• **ACTION ITEM**
A line below contains "SC: sequential consistency", and a later one contains "TSO: x86-TSO: per-thread". Repeat both, with every line between them, exactly.

== PROVIDED ENTRIES ==

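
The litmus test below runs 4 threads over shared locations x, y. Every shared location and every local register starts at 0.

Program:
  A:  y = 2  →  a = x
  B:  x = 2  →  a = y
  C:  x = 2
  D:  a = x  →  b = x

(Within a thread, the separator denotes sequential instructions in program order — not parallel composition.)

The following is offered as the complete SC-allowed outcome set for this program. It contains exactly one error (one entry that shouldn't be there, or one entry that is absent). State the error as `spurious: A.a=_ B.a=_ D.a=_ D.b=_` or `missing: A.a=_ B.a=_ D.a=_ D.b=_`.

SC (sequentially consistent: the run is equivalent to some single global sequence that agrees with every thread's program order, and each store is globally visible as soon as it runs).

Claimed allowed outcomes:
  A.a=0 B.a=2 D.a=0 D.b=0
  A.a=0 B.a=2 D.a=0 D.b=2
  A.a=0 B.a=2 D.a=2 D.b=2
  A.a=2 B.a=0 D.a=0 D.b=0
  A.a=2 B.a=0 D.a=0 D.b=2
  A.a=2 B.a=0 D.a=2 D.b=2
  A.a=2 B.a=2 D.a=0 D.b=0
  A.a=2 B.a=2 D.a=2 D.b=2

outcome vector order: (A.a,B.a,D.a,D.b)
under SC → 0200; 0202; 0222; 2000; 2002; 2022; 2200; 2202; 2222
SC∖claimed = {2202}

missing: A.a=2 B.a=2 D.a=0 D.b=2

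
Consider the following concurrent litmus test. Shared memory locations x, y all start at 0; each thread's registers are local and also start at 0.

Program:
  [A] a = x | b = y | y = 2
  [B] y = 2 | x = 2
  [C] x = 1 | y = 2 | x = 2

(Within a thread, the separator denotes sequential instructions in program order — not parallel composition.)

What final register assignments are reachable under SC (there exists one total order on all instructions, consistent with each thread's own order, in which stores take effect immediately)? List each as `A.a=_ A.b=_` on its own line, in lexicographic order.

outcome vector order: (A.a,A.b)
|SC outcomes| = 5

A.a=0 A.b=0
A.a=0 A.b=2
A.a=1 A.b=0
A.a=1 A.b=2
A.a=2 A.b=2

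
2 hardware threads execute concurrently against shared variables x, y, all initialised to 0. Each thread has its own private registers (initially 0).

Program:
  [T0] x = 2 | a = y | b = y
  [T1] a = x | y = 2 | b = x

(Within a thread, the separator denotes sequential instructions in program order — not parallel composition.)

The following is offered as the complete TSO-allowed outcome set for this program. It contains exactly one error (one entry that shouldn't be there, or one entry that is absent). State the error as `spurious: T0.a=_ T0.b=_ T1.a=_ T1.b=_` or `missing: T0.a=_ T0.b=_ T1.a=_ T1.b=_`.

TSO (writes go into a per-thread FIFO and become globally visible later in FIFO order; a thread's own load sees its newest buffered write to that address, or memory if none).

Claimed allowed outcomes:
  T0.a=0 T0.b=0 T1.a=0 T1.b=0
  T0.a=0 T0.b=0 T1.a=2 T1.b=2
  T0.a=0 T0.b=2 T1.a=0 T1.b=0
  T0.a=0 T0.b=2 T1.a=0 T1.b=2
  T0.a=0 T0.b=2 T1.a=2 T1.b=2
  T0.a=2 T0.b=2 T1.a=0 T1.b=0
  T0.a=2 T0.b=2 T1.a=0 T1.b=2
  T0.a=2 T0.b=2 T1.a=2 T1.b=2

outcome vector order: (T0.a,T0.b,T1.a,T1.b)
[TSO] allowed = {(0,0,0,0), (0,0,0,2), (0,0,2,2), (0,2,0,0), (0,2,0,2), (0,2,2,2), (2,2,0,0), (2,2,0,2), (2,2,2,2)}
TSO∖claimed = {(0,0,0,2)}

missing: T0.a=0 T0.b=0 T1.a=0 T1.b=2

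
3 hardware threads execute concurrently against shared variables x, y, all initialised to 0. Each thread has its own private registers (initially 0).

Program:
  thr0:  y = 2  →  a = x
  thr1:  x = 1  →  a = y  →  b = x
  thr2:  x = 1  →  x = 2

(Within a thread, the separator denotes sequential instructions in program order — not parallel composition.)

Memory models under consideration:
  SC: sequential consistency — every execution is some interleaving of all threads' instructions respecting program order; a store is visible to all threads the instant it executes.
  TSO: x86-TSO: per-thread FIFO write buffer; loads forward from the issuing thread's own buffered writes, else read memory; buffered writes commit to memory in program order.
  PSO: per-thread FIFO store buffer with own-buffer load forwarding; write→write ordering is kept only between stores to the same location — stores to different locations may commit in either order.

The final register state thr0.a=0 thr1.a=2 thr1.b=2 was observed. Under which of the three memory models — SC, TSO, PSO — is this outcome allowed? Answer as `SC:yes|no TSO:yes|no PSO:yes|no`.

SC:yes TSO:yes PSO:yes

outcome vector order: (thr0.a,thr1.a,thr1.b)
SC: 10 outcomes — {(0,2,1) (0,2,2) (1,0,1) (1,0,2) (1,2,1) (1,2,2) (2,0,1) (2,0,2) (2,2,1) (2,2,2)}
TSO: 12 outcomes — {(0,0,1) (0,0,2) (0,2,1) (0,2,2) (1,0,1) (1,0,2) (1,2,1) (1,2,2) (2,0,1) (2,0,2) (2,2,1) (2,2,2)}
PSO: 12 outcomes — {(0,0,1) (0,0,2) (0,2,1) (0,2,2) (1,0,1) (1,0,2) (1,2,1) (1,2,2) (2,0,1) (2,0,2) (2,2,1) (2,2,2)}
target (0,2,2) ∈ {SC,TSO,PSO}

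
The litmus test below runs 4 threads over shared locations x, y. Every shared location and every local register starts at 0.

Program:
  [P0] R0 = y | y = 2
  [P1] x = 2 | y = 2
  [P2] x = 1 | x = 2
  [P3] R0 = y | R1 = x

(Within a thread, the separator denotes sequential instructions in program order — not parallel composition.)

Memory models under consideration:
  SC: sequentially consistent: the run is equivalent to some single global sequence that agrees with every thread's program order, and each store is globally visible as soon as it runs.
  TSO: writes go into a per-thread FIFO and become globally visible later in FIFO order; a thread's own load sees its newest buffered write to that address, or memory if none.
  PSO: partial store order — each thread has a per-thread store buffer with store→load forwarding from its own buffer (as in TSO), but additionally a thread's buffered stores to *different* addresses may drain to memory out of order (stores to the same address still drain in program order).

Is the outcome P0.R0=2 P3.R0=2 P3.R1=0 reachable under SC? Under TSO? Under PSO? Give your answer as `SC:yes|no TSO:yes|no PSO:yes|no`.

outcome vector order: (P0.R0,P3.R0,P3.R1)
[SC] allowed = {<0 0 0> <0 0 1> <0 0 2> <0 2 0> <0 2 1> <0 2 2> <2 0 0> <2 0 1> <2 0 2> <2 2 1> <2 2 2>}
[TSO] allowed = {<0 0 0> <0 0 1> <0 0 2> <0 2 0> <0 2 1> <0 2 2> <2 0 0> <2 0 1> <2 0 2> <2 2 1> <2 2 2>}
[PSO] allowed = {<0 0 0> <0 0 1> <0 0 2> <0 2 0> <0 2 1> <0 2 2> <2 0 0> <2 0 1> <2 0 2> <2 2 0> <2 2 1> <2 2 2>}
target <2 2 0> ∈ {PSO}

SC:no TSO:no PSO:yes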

===

• **SOLUTION**
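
  SC: sequential consistency — every execution is some interleaving of all threads' instructions respecting program order; a store is visible to all threads the instant it executes.
  TSO: x86-TSO: per-thread FIFO write buffer; loads forward from the issuing thread's own buffered writes, else read memory; buffered writes commit to memory in program order.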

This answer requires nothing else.